*Task material*:
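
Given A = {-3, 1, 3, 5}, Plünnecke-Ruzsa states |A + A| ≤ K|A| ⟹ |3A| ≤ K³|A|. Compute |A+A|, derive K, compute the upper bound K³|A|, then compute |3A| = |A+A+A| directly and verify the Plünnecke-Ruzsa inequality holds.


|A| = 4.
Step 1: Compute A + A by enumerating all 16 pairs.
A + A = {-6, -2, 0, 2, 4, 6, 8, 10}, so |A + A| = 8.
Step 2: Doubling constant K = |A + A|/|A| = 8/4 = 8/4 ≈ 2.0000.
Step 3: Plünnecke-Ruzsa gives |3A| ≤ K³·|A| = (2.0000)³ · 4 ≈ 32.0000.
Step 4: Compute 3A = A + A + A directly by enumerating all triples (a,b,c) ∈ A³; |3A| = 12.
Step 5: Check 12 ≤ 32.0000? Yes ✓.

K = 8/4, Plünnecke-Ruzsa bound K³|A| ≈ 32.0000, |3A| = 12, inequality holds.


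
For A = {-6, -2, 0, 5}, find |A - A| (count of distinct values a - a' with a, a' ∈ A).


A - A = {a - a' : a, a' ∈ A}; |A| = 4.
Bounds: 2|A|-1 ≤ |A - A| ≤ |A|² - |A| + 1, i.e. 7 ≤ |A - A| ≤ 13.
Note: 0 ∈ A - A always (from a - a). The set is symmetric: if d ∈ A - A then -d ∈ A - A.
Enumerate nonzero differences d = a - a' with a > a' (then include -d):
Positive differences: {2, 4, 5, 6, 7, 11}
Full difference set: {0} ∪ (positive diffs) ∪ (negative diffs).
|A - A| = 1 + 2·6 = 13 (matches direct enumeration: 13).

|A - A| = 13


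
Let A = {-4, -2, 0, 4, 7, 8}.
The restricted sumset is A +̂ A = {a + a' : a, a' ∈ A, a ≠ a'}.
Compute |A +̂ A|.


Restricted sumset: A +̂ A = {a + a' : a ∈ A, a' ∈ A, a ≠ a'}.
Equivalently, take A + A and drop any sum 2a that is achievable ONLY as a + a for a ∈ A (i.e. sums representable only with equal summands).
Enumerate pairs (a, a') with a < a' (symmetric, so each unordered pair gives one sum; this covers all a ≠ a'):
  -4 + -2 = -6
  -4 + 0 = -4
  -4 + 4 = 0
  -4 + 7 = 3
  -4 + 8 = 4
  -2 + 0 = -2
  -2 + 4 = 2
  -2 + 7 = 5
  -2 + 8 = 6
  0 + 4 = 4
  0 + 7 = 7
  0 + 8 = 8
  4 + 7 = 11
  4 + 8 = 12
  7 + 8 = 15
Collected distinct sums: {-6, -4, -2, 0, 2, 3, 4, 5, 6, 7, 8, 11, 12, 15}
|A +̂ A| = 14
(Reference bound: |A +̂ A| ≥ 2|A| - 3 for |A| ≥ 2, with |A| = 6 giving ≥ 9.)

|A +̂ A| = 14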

*Exercise details*:
Set out the entries once more, word for word.

*Exercise answer*:
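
Given A = {-3, 1, 3, 5}, Plünnecke-Ruzsa states |A + A| ≤ K|A| ⟹ |3A| ≤ K³|A|. Compute |A+A|, derive K, compute the upper bound K³|A|, then compute |3A| = |A+A+A| directly and verify the Plünnecke-Ruzsa inequality holds.


|A| = 4.
Step 1: Compute A + A by enumerating all 16 pairs.
A + A = {-6, -2, 0, 2, 4, 6, 8, 10}, so |A + A| = 8.
Step 2: Doubling constant K = |A + A|/|A| = 8/4 = 8/4 ≈ 2.0000.
Step 3: Plünnecke-Ruzsa gives |3A| ≤ K³·|A| = (2.0000)³ · 4 ≈ 32.0000.
Step 4: Compute 3A = A + A + A directly by enumerating all triples (a,b,c) ∈ A³; |3A| = 12.
Step 5: Check 12 ≤ 32.0000? Yes ✓.

K = 8/4, Plünnecke-Ruzsa bound K³|A| ≈ 32.0000, |3A| = 12, inequality holds.


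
For A = {-6, -2, 0, 5}, find |A - A| (count of distinct values a - a' with a, a' ∈ A).


A - A = {a - a' : a, a' ∈ A}; |A| = 4.
Bounds: 2|A|-1 ≤ |A - A| ≤ |A|² - |A| + 1, i.e. 7 ≤ |A - A| ≤ 13.
Note: 0 ∈ A - A always (from a - a). The set is symmetric: if d ∈ A - A then -d ∈ A - A.
Enumerate nonzero differences d = a - a' with a > a' (then include -d):
Positive differences: {2, 4, 5, 6, 7, 11}
Full difference set: {0} ∪ (positive diffs) ∪ (negative diffs).
|A - A| = 1 + 2·6 = 13 (matches direct enumeration: 13).

|A - A| = 13


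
Let A = {-4, -2, 0, 4, 7, 8}.
The restricted sumset is A +̂ A = {a + a' : a, a' ∈ A, a ≠ a'}.
Compute |A +̂ A|.


Restricted sumset: A +̂ A = {a + a' : a ∈ A, a' ∈ A, a ≠ a'}.
Equivalently, take A + A and drop any sum 2a that is achievable ONLY as a + a for a ∈ A (i.e. sums representable only with equal summands).
Enumerate pairs (a, a') with a < a' (symmetric, so each unordered pair gives one sum; this covers all a ≠ a'):
  -4 + -2 = -6
  -4 + 0 = -4
  -4 + 4 = 0
  -4 + 7 = 3
  -4 + 8 = 4
  -2 + 0 = -2
  -2 + 4 = 2
  -2 + 7 = 5
  -2 + 8 = 6
  0 + 4 = 4
  0 + 7 = 7
  0 + 8 = 8
  4 + 7 = 11
  4 + 8 = 12
  7 + 8 = 15
Collected distinct sums: {-6, -4, -2, 0, 2, 3, 4, 5, 6, 7, 8, 11, 12, 15}
|A +̂ A| = 14
(Reference bound: |A +̂ A| ≥ 2|A| - 3 for |A| ≥ 2, with |A| = 6 giving ≥ 9.)

|A +̂ A| = 14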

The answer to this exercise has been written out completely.